'''
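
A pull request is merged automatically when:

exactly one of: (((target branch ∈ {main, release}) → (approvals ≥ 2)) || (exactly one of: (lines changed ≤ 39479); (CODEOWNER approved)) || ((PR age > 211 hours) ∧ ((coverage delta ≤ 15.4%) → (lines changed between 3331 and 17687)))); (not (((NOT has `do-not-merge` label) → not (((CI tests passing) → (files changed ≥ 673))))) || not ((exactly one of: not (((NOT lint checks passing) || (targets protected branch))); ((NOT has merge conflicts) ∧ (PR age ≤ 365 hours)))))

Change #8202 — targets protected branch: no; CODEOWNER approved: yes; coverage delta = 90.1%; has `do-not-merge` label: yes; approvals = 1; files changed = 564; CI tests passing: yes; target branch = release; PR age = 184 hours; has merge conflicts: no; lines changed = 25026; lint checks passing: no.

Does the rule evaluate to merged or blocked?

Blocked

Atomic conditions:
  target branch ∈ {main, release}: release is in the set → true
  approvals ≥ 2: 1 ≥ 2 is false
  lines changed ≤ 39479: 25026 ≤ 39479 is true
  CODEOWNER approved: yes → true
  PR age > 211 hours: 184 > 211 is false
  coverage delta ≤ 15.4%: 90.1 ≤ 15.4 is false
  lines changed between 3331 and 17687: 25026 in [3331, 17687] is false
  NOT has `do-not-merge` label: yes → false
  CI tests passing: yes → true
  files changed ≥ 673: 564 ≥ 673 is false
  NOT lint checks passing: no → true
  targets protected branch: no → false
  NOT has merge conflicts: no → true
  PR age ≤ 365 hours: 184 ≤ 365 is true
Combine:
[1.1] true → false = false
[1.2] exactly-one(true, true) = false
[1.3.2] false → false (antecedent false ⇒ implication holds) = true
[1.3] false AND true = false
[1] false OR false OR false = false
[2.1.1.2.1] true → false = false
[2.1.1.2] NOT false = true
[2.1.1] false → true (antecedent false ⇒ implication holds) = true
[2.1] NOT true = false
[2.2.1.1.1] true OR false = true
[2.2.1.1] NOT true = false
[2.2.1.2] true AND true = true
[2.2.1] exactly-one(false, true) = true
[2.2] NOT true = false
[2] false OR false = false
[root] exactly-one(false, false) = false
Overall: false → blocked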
'''
'''
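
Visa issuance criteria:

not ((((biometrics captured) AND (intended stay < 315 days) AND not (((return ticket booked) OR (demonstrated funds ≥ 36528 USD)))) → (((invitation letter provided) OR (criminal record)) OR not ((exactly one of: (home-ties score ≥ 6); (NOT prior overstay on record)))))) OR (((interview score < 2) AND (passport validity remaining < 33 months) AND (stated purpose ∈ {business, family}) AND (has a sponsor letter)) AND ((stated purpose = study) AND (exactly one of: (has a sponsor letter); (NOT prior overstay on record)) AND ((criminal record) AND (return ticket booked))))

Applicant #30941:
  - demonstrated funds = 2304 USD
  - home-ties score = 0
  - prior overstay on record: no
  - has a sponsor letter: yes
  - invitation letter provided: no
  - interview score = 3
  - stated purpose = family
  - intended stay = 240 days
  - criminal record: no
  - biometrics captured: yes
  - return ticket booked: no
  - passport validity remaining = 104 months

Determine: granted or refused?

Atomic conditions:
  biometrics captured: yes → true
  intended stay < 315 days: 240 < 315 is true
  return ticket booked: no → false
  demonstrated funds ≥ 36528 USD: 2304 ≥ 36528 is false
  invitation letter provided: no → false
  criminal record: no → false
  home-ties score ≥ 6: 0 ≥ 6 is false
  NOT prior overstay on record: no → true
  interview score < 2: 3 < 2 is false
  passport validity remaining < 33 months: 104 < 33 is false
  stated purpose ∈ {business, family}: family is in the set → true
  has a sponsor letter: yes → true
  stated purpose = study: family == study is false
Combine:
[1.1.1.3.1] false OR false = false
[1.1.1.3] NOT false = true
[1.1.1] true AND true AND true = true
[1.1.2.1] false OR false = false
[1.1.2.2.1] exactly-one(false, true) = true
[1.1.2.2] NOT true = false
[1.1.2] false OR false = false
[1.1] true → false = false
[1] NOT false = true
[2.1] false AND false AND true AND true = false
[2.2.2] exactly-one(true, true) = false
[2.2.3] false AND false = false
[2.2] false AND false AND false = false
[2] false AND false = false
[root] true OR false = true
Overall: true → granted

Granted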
'''
§ Task brief: Reproduce word for word the material above, starting with the line that has "- prior overstay on record: no" and stopping after the line that has "- passport validity remaining = 104 months".

§ Answer below:
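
  - prior overstay on record: no
  - has a sponsor letter: yes
  - invitation letter provided: no
  - interview score = 3
  - stated purpose = family
  - intended stay = 240 days
  - criminal record: no
  - biometrics captured: yes
  - return ticket booked: no
  - passport validity remaining = 104 months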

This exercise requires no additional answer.